Exercise prompt:
Give back the full listing that follows exactly as it reads.

** Opening Record excerpts block **

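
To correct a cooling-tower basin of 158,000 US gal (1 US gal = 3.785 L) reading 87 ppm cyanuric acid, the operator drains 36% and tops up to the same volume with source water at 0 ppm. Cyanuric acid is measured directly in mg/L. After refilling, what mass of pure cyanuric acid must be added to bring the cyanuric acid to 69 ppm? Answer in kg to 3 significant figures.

7.97 kg

Volume: 158,000 US gal × 3.785 L/gal = 598,030 L.
After draining 36% and refilling: 87 × 0.64 + 0 × 0.36 = 55.68 ppm.
Deficit to target: 69 − 55.68 = 13.32 mg/L.
Mass: 13.32 mg/L × 598,030 L = 7966 g cyanuric acid.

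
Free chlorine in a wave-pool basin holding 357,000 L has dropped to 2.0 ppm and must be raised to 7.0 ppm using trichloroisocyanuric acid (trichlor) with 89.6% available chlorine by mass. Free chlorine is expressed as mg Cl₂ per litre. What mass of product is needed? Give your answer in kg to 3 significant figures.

1.99 kg

Chlorine deficit: 7.0 − 2.0 = 5 ppm = 5 mg/L as Cl₂.
Cl₂ equivalent needed: 5 mg/L × 357,000 L = 1,785,000 mg = 1785 g.
Product at 89.6% available chlorine: 1785 / 0.896 = 1992 g.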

** Closing Record excerpts block **

Expected answer:
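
To correct a cooling-tower basin of 158,000 US gal (1 US gal = 3.785 L) reading 87 ppm cyanuric acid, the operator drains 36% and tops up to the same volume with source water at 0 ppm. Cyanuric acid is measured directly in mg/L. After refilling, what mass of pure cyanuric acid must be added to bring the cyanuric acid to 69 ppm? Answer in kg to 3 significant figures.

7.97 kg

Volume: 158,000 US gal × 3.785 L/gal = 598,030 L.
After draining 36% and refilling: 87 × 0.64 + 0 × 0.36 = 55.68 ppm.
Deficit to target: 69 − 55.68 = 13.32 mg/L.
Mass: 13.32 mg/L × 598,030 L = 7966 g cyanuric acid.

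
Free chlorine in a wave-pool basin holding 357,000 L has dropped to 2.0 ppm and must be raised to 7.0 ppm using trichloroisocyanuric acid (trichlor) with 89.6% available chlorine by mass. Free chlorine is expressed as mg Cl₂ per litre. What mass of product is needed? Give your answer in kg to 3 significant figures.

1.99 kg

Chlorine deficit: 7.0 − 2.0 = 5 ppm = 5 mg/L as Cl₂.
Cl₂ equivalent needed: 5 mg/L × 357,000 L = 1,785,000 mg = 1785 g.
Product at 89.6% available chlorine: 1785 / 0.896 = 1992 g.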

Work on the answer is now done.